■ **WHAT THE EXERCISE ASKS**: Transcribe every record verbatim.
-------- THE DATA
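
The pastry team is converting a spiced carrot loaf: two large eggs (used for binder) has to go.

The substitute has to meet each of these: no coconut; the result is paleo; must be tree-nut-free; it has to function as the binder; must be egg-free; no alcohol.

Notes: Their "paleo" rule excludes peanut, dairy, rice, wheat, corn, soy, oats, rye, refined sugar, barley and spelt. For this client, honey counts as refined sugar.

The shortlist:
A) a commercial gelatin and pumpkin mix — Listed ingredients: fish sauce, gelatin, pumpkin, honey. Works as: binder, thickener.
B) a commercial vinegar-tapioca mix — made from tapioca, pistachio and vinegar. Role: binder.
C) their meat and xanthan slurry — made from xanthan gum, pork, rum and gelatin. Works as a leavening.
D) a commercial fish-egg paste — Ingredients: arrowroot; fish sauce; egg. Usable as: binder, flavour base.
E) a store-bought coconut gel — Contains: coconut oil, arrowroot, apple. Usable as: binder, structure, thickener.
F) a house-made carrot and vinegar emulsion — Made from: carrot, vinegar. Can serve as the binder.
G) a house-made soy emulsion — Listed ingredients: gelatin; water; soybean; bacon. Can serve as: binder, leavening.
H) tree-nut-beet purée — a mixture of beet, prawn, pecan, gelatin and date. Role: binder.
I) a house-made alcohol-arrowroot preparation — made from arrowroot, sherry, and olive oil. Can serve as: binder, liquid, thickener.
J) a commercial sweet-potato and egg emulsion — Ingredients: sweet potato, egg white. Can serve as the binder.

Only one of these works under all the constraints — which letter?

F

A: has honey, so not paleo — out
B: has pistachio, so not tree-nut-free — reject
C: not usable as a binder; has rum, so not alcohol-free — no
D: has egg, so not egg-free — reject
E: has coconut oil, so not coconut-free — out
F: every rule checks out — OK
G: has soybean, so not paleo — out
H: has pecan, so not tree-nut-free — reject
I: has sherry, so not alcohol-free — no
J: has egg white, so not egg-free — reject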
----------------
■ **SOLUTION TO THE PROBLEM**:
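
The pastry team is converting a spiced carrot loaf: two large eggs (used for binder) has to go.

The substitute has to meet each of these: no coconut; the result is paleo; must be tree-nut-free; it has to function as the binder; must be egg-free; no alcohol.

Notes: Their "paleo" rule excludes peanut, dairy, rice, wheat, corn, soy, oats, rye, refined sugar, barley and spelt. For this client, honey counts as refined sugar.

The shortlist:
A) a commercial gelatin and pumpkin mix — Listed ingredients: fish sauce, gelatin, pumpkin, honey. Works as: binder, thickener.
B) a commercial vinegar-tapioca mix — made from tapioca, pistachio and vinegar. Role: binder.
C) their meat and xanthan slurry — made from xanthan gum, pork, rum and gelatin. Works as a leavening.
D) a commercial fish-egg paste — Ingredients: arrowroot; fish sauce; egg. Usable as: binder, flavour base.
E) a store-bought coconut gel — Contains: coconut oil, arrowroot, apple. Usable as: binder, structure, thickener.
F) a house-made carrot and vinegar emulsion — Made from: carrot, vinegar. Can serve as the binder.
G) a house-made soy emulsion — Listed ingredients: gelatin; water; soybean; bacon. Can serve as: binder, leavening.
H) tree-nut-beet purée — a mixture of beet, prawn, pecan, gelatin and date. Role: binder.
I) a house-made alcohol-arrowroot preparation — made from arrowroot, sherry, and olive oil. Can serve as: binder, liquid, thickener.
J) a commercial sweet-potato and egg emulsion — Ingredients: sweet potato, egg white. Can serve as the binder.

Only one of these works under all the constraints — which letter?

F

A: has honey, so not paleo — out
B: has pistachio, so not tree-nut-free — reject
C: not usable as a binder; has rum, so not alcohol-free — no
D: has egg, so not egg-free — reject
E: has coconut oil, so not coconut-free — out
F: every rule checks out — OK
G: has soybean, so not paleo — out
H: has pecan, so not tree-nut-free — reject
I: has sherry, so not alcohol-free — no
J: has egg white, so not egg-free — reject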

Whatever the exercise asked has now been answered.